Stored data entries:

= Beginning of Section =

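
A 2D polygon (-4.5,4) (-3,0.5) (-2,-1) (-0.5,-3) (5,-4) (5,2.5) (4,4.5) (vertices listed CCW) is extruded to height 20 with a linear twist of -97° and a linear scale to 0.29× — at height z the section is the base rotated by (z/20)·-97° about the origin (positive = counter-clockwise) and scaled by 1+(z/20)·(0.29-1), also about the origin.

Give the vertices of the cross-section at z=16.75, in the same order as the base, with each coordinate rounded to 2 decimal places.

t = z/height = 16.75/20 = 0.8375
s = 1 + (scale-1)·z/height = 1 + (0.29-1)·16.75/20 = 0.405375
θ = twist·z/height = -97°·16.75/20 = -81.2375° = -1.417862 rad
cos θ = 0.152339, sin θ = -0.988328 (intermediates below are computed at full precision and shown rounded to 5 d.p.)
v1: (-4.5,4) → rotate → (3.26779,5.05683) → ×s → (1.32468,2.04991) → (1.32,2.05)
v2: (-3,0.5) → rotate → (0.03715,3.04115) → ×s → (0.01506,1.23281) → (0.02,1.23)
v3: (-2,-1) → rotate → (-1.29301,1.82432) → ×s → (-0.52415,0.73953) → (-0.52,0.74)
v4: (-0.5,-3) → rotate → (-3.04115,0.03715) → ×s → (-1.23281,0.01506) → (-1.23,0.02)
v5: (5,-4) → rotate → (-3.19162,-5.55100) → ×s → (-1.29380,-2.25024) → (-1.29,-2.25)
v6: (5,2.5) → rotate → (3.23252,-4.56079) → ×s → (1.31038,-1.84883) → (1.31,-1.85)
v7: (4,4.5) → rotate → (5.05683,-3.26779) → ×s → (2.04991,-1.32468) → (2.05,-1.32)

Cross-section at z=16.75: (1.32,2.05) (0.02,1.23) (-0.52,0.74) (-1.23,0.02) (-1.29,-2.25) (1.31,-1.85) (2.05,-1.32)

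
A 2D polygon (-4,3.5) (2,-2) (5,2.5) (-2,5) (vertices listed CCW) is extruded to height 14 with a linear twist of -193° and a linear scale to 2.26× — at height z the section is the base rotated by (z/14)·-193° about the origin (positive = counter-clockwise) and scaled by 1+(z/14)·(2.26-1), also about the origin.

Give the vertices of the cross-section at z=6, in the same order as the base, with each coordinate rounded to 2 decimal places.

Cross-section at z=6: (4.57,6.79) (-2.66,-3.45) (4.80,-7.15) (7.25,4.03)

t = z/height = 6/14 = 0.428571
s = 1 + (scale-1)·z/height = 1 + (2.26-1)·6/14 = 1.540000
θ = twist·z/height = -193°·6/14 = -82.7143° = -1.443637 rad
cos θ = 0.126817, sin θ = -0.991926 (intermediates below are computed at full precision and shown rounded to 5 d.p.)
v1: (-4,3.5) → rotate → (2.96447,4.41156) → ×s → (4.56529,6.79381) → (4.57,6.79)
v2: (2,-2) → rotate → (-1.73022,-2.23749) → ×s → (-2.66454,-3.44573) → (-2.66,-3.45)
v3: (5,2.5) → rotate → (3.11390,-4.64259) → ×s → (4.79541,-7.14958) → (4.80,-7.15)
v4: (-2,5) → rotate → (4.70600,2.61794) → ×s → (7.24723,4.03163) → (7.25,4.03)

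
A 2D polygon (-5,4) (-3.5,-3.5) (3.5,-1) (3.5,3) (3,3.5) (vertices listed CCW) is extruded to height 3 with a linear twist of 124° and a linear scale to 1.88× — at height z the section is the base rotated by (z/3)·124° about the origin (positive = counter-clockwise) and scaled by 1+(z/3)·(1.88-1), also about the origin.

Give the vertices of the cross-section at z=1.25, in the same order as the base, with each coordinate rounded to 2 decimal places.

t = z/height = 1.25/3 = 0.416667
s = 1 + (scale-1)·z/height = 1 + (1.88-1)·1.25/3 = 1.366667
θ = twist·z/height = 124°·1.25/3 = 51.6667° = 0.901753 rad
cos θ = 0.620235, sin θ = 0.784416 (intermediates below are computed at full precision and shown rounded to 5 d.p.)
v1: (-5,4) → rotate → (-6.23884,-1.44114) → ×s → (-8.52641,-1.96955) → (-8.53,-1.97)
v2: (-3.5,-3.5) → rotate → (0.57463,-4.91628) → ×s → (0.78533,-6.71891) → (0.79,-6.72)
v3: (3.5,-1) → rotate → (2.95524,2.12522) → ×s → (4.03883,2.90447) → (4.04,2.90)
v4: (3.5,3) → rotate → (-0.18242,4.60616) → ×s → (-0.24931,6.29509) → (-0.25,6.30)
v5: (3,3.5) → rotate → (-0.88475,4.52407) → ×s → (-1.20916,6.18290) → (-1.21,6.18)

Cross-section at z=1.25: (-8.53,-1.97) (0.79,-6.72) (4.04,2.90) (-0.25,6.30) (-1.21,6.18)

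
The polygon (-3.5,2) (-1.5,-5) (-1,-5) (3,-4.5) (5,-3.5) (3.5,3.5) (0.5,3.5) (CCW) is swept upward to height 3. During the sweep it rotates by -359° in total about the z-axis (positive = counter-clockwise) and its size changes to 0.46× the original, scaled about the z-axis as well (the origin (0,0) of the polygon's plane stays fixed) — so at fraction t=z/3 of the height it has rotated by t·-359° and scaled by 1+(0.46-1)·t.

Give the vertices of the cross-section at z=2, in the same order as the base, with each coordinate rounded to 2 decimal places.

Cross-section at z=2: (0.04,-2.58) (3.24,0.81) (3.08,1.08) (1.50,3.12) (0.29,3.89) (-3.07,0.78) (-2.09,-0.87)

t = z/height = 2/3 = 0.666667
s = 1 + (scale-1)·z/height = 1 + (0.46-1)·2/3 = 0.640000
θ = twist·z/height = -359°·2/3 = -239.3333° = -4.177155 rad
cos θ = -0.510043, sin θ = 0.860149 (intermediates below are computed at full precision and shown rounded to 5 d.p.)
v1: (-3.5,2) → rotate → (0.06485,-4.03061) → ×s → (0.04150,-2.57959) → (0.04,-2.58)
v2: (-1.5,-5) → rotate → (5.06581,1.25999) → ×s → (3.24212,0.80639) → (3.24,0.81)
v3: (-1,-5) → rotate → (4.81079,1.69006) → ×s → (3.07890,1.08164) → (3.08,1.08)
v4: (3,-4.5) → rotate → (2.34054,4.87564) → ×s → (1.49795,3.12041) → (1.50,3.12)
v5: (5,-3.5) → rotate → (0.46031,6.08589) → ×s → (0.29460,3.89497) → (0.29,3.89)
v6: (3.5,3.5) → rotate → (-4.79567,1.22537) → ×s → (-3.06923,0.78424) → (-3.07,0.78)
v7: (0.5,3.5) → rotate → (-3.26554,-1.35507) → ×s → (-2.08995,-0.86725) → (-2.09,-0.87)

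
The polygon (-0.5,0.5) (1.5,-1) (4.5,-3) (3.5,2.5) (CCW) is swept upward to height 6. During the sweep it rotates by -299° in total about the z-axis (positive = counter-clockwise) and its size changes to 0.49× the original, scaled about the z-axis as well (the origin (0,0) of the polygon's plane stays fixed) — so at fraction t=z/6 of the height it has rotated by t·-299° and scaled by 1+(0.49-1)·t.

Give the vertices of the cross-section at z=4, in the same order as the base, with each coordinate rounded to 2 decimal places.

Cross-section at z=4: (0.20,-0.42) (-0.72,0.95) (-2.15,2.85) (-2.73,-0.79)

t = z/height = 4/6 = 0.666667
s = 1 + (scale-1)·z/height = 1 + (0.49-1)·4/6 = 0.660000
θ = twist·z/height = -299°·4/6 = -199.3333° = -3.479023 rad
cos θ = -0.943609, sin θ = 0.331063 (intermediates below are computed at full precision and shown rounded to 5 d.p.)
v1: (-0.5,0.5) → rotate → (0.30627,-0.63734) → ×s → (0.20214,-0.42064) → (0.20,-0.42)
v2: (1.5,-1) → rotate → (-1.08435,1.44020) → ×s → (-0.71567,0.95053) → (-0.72,0.95)
v3: (4.5,-3) → rotate → (-3.25305,4.32061) → ×s → (-2.14701,2.85160) → (-2.15,2.85)
v4: (3.5,2.5) → rotate → (-4.13029,-1.20030) → ×s → (-2.72599,-0.79220) → (-2.73,-0.79)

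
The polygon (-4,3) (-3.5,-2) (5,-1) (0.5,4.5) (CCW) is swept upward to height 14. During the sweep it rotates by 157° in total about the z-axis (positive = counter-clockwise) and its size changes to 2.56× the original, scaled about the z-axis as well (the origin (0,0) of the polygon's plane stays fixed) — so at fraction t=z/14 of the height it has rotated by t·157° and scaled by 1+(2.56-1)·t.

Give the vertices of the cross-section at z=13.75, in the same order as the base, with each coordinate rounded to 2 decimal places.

t = z/height = 13.75/14 = 0.982143
s = 1 + (scale-1)·z/height = 1 + (2.56-1)·13.75/14 = 2.532143
θ = twist·z/height = 157°·13.75/14 = 154.1964° = 2.691235 rad
cos θ = -0.900292, sin θ = 0.435287 (intermediates below are computed at full precision and shown rounded to 5 d.p.)
v1: (-4,3) → rotate → (2.29530,-4.44202) → ×s → (5.81204,-11.24784) → (5.81,-11.25)
v2: (-3.5,-2) → rotate → (4.02160,0.27708) → ×s → (10.18325,0.70160) → (10.18,0.70)
v3: (5,-1) → rotate → (-4.06617,3.07673) → ×s → (-10.29613,7.79071) → (-10.30,7.79)
v4: (0.5,4.5) → rotate → (-2.40894,-3.83367) → ×s → (-6.09978,-9.70740) → (-6.10,-9.71)

Cross-section at z=13.75: (5.81,-11.25) (10.18,0.70) (-10.30,7.79) (-6.10,-9.71)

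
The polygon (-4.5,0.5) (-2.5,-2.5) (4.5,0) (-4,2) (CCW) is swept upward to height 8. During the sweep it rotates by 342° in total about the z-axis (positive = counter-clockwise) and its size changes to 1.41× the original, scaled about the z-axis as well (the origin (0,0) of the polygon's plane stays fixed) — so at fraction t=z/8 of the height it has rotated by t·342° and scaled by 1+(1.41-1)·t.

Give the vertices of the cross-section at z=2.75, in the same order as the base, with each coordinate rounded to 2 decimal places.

t = z/height = 2.75/8 = 0.34375
s = 1 + (scale-1)·z/height = 1 + (1.41-1)·2.75/8 = 1.140938
θ = twist·z/height = 342°·2.75/8 = 117.5625° = 2.051853 rad
cos θ = -0.462716, sin θ = 0.886507 (intermediates below are computed at full precision and shown rounded to 5 d.p.)
v1: (-4.5,0.5) → rotate → (1.63897,-4.22064) → ×s → (1.86996,-4.81548) → (1.87,-4.82)
v2: (-2.5,-2.5) → rotate → (3.37306,-1.05948) → ×s → (3.84845,-1.20880) → (3.85,-1.21)
v3: (4.5,0) → rotate → (-2.08222,3.98928) → ×s → (-2.37568,4.55152) → (-2.38,4.55)
v4: (-4,2) → rotate → (0.07785,-4.47146) → ×s → (0.08882,-5.10165) → (0.09,-5.10)

Cross-section at z=2.75: (1.87,-4.82) (3.85,-1.21) (-2.38,4.55) (0.09,-5.10)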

= End of Section =

* [Action item] Every line above from the line with "The polygon (-4,3)" to the line with "The polygon (-4.5,0.5)", inclusive, must be returned exactly; no other line belongs in the reply.

* [Written solution]
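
The polygon (-4,3) (-3.5,-2) (5,-1) (0.5,4.5) (CCW) is swept upward to height 14. During the sweep it rotates by 157° in total about the z-axis (positive = counter-clockwise) and its size changes to 2.56× the original, scaled about the z-axis as well (the origin (0,0) of the polygon's plane stays fixed) — so at fraction t=z/14 of the height it has rotated by t·157° and scaled by 1+(2.56-1)·t.

Give the vertices of the cross-section at z=13.75, in the same order as the base, with each coordinate rounded to 2 decimal places.

t = z/height = 13.75/14 = 0.982143
s = 1 + (scale-1)·z/height = 1 + (2.56-1)·13.75/14 = 2.532143
θ = twist·z/height = 157°·13.75/14 = 154.1964° = 2.691235 rad
cos θ = -0.900292, sin θ = 0.435287 (intermediates below are computed at full precision and shown rounded to 5 d.p.)
v1: (-4,3) → rotate → (2.29530,-4.44202) → ×s → (5.81204,-11.24784) → (5.81,-11.25)
v2: (-3.5,-2) → rotate → (4.02160,0.27708) → ×s → (10.18325,0.70160) → (10.18,0.70)
v3: (5,-1) → rotate → (-4.06617,3.07673) → ×s → (-10.29613,7.79071) → (-10.30,7.79)
v4: (0.5,4.5) → rotate → (-2.40894,-3.83367) → ×s → (-6.09978,-9.70740) → (-6.10,-9.71)

Cross-section at z=13.75: (5.81,-11.25) (10.18,0.70) (-10.30,7.79) (-6.10,-9.71)

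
The polygon (-4.5,0.5) (-2.5,-2.5) (4.5,0) (-4,2) (CCW) is swept upward to height 8. During the sweep it rotates by 342° in total about the z-axis (positive = counter-clockwise) and its size changes to 1.41× the original, scaled about the z-axis as well (the origin (0,0) of the polygon's plane stays fixed) — so at fraction t=z/8 of the height it has rotated by t·342° and scaled by 1+(1.41-1)·t.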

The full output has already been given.